__WHAT TO DO__.
Transcribe the data below verbatim from the line with "- Dec 10: purchased 303 pieces @ $24" to the line with "155 | $14.90 |". Include both of those lines.

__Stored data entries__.
+ + +

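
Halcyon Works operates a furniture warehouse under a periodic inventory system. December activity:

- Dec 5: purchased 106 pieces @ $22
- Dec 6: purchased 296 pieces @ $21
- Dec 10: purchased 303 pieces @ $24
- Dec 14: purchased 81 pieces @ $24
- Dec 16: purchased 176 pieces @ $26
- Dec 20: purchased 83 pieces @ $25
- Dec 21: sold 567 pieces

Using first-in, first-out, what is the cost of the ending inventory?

Ending inventory = $11,907

Dec 21, 567 sold [FIFO — oldest first]: 106 @ $22 + 296 @ $21 + 165 @ $24 = $12,508
Ending inventory: 138 @ $24 + 81 @ $24 + 176 @ $26 + 83 @ $25 = $11,907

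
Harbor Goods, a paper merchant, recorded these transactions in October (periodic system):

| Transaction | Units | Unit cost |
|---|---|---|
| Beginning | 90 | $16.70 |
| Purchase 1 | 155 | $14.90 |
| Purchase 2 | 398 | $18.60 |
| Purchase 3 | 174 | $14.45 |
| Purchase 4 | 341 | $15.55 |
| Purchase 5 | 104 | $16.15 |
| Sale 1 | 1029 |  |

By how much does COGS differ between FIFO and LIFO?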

+ + +

__ANSWER BOX__.
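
- Dec 10: purchased 303 pieces @ $24
- Dec 14: purchased 81 pieces @ $24
- Dec 16: purchased 176 pieces @ $26
- Dec 20: purchased 83 pieces @ $25
- Dec 21: sold 567 pieces

Using first-in, first-out, what is the cost of the ending inventory?

Ending inventory = $11,907

Dec 21, 567 sold [FIFO — oldest first]: 106 @ $22 + 296 @ $21 + 165 @ $24 = $12,508
Ending inventory: 138 @ $24 + 81 @ $24 + 176 @ $26 + 83 @ $25 = $11,907

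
Harbor Goods, a paper merchant, recorded these transactions in October (periodic system):

| Transaction | Units | Unit cost |
|---|---|---|
| Beginning | 90 | $16.70 |
| Purchase 1 | 155 | $14.90 |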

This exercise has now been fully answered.